Task to complete » Every record below needs to be retyped exactly as it appears.

Stored items:
-- Opening Marker --

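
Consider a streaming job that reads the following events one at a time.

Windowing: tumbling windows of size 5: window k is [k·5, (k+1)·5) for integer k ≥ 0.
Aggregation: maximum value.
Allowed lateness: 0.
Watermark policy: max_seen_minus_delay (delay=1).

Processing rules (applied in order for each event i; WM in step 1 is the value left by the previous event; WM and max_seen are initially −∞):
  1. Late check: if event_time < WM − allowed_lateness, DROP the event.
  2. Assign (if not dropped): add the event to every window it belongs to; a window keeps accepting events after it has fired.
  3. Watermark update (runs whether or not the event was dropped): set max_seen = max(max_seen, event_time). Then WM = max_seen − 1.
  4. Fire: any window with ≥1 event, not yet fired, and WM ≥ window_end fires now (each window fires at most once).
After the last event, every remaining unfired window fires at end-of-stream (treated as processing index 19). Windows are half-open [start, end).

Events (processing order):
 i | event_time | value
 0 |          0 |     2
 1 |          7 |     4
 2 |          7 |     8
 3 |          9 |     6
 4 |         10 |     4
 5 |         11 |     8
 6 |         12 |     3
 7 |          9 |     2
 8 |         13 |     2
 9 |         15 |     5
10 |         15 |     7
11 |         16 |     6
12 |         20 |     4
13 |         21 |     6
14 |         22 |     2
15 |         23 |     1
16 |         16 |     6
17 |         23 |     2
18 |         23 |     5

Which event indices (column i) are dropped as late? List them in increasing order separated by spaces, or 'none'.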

-- Closing Marker --

Exercise output »
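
Consider a streaming job that reads the following events one at a time.

Windowing: tumbling windows of size 5: window k is [k·5, (k+1)·5) for integer k ≥ 0.
Aggregation: maximum value.
Allowed lateness: 0.
Watermark policy: max_seen_minus_delay (delay=1).

Processing rules (applied in order for each event i; WM in step 1 is the value left by the previous event; WM and max_seen are initially −∞):
  1. Late check: if event_time < WM − allowed_lateness, DROP the event.
  2. Assign (if not dropped): add the event to every window it belongs to; a window keeps accepting events after it has fired.
  3. Watermark update (runs whether or not the event was dropped): set max_seen = max(max_seen, event_time). Then WM = max_seen − 1.
  4. Fire: any window with ≥1 event, not yet fired, and WM ≥ window_end fires now (each window fires at most once).
After the last event, every remaining unfired window fires at end-of-stream (treated as processing index 19). Windows are half-open [start, end).

Events (processing order):
 i | event_time | value
 0 |          0 |     2
 1 |          7 |     4
 2 |          7 |     8
 3 |          9 |     6
 4 |         10 |     4
 5 |         11 |     8
 6 |         12 |     3
 7 |          9 |     2
 8 |         13 |     2
 9 |         15 |     5
10 |         15 |     7
11 |         16 |     6
12 |         20 |     4
13 |         21 |     6
14 |         22 |     2
15 |         23 |     1
16 |         16 |     6
17 |         23 |     2
18 |         23 |     5

Which event indices (column i) are dropped as late? List them in increasing order separated by spaces, or 'none'.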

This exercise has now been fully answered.